**Exercise**
Throughout the material below, how many lines include the string "data"? Reply with only the number.

+---+

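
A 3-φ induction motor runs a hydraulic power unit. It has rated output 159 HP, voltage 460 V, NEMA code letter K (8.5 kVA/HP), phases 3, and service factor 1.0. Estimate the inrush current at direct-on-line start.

1700 A

S_LR = 8.5 × 159 = 1351.5 kVA
I_LR = S_LR/(√3·V_L) = 1351500/(1.732×460) = 1700 A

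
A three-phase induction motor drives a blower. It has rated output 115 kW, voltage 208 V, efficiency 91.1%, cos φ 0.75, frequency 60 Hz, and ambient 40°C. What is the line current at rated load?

P_out = 115 kW = 115000 W
P_in = P_out / η = 115000 / 0.911 = 126235 W
I_L = P_in / (√3·V_L·cosφ) = 126235 / (1.732 × 208 × 0.75) = 467 A

467 A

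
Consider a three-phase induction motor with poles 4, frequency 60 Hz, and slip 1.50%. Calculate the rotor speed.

n_s = 120f/p = 120×60/4 = 1800 rpm
n = n_s(1 − s) = 1800 × (1 − 0.015) = 1773 rpm

1773 rpm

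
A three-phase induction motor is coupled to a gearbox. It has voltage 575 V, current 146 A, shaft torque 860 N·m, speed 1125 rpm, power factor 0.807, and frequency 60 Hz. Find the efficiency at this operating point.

ω = 2π × 1125/60 = 117.8 rad/s; P_out = τω = 860 × 117.8 = 101308 W
P_in = √3·V_L·I_L·cosφ = 1.732 × 575 × 146 × 0.807 = 117339 W
η = P_out / P_in = 101308 / 117339 = 0.863 = 86.3%

86.3 %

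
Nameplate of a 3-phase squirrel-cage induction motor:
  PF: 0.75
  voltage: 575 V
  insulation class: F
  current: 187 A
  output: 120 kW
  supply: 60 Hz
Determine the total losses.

P_in = √3·V·I·cosφ = 1.732×575×187×0.75 = 139675 W
P_out = 120000 W
Losses = P_in − P_out = 139675 − 120000 = 19675 W

19.7 kW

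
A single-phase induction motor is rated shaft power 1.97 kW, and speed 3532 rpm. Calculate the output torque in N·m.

ω = 2π × 3532/60 = 369.9 rad/s
τ = P/ω = 1970/369.9 = 5.33 N·m

5.33 N·m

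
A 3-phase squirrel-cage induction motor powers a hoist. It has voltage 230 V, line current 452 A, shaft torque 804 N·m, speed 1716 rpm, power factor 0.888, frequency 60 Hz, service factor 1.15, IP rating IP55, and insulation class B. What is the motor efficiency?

90.4 %

ω = 2π × 1716/60 = 179.7 rad/s; P_out = τω = 804 × 179.7 = 144479 W
P_in = √3·V_L·I_L·cosφ = 1.732 × 230 × 452 × 0.888 = 159892 W
η = P_out / P_in = 144479 / 159892 = 0.904 = 90.4%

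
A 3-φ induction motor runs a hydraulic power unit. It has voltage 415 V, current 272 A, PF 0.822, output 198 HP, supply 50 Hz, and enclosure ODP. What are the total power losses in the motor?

13000 W

P_in = √3·V·I·cosφ = 1.732×415×272×0.822 = 160708 W
P_out = 198×746 = 147708 W
Losses = P_in − P_out = 160708 − 147708 = 13000 W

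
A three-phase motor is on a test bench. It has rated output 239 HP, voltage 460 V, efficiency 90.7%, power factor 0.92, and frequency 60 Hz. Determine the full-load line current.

P_out = 239 × 746 = 178294 W
P_in = P_out / η = 178294 / 0.907 = 196576 W
I_L = P_in / (√3·V_L·cosφ) = 196576 / (1.732 × 460 × 0.92) = 268 A

268 A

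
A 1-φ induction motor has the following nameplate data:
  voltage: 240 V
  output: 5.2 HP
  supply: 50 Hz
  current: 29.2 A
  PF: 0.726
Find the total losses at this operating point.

1210 W

P_in = V·I·cosφ = 240×29.2×0.726 = 5088 W
P_out = 5.2×746 = 3879 W
Losses = P_in − P_out = 5088 − 3879 = 1209 W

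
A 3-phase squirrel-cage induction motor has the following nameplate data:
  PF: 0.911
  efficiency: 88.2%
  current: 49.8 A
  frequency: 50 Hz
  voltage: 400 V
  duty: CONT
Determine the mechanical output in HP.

P_in = √3·V·I·cosφ = 1.732 × 400 × 49.8 × 0.911 = 31431 W
P_out = η·P_in = 0.882 × 31431 = 27722 W
= 27722/746 = 37.2 HP

37.2 HP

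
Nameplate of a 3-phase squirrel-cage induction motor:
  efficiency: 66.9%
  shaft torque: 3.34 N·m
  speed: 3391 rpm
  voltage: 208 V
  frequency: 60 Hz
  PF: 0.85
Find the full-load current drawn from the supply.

ω = 2π×3391/60 = 355.1 rad/s; P_out = τω = 3.34 × 355.1 = 1186 W
P_in = P_out / η = 1186 / 0.669 = 1773 W
I_L = P_in / (√3·V_L·cosφ) = 1773 / (1.732 × 208 × 0.85) = 5.79 A

5.79 A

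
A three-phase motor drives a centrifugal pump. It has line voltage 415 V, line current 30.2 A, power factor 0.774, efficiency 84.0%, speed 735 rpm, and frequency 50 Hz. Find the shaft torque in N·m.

P_in = √3·V·I·cosφ = 1.732 × 415 × 30.2 × 0.774 = 16801 W
P_out = η·P_in = 0.84 × 16801 = 14113 W
n = 735 rpm
ω = 2π×735/60 = 76.97 rad/s
τ = P_out/ω = 14113/76.97 = 183 N·m

183 N·m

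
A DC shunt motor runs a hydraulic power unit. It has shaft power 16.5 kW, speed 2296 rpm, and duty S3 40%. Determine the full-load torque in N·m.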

+---+

**Response area**
2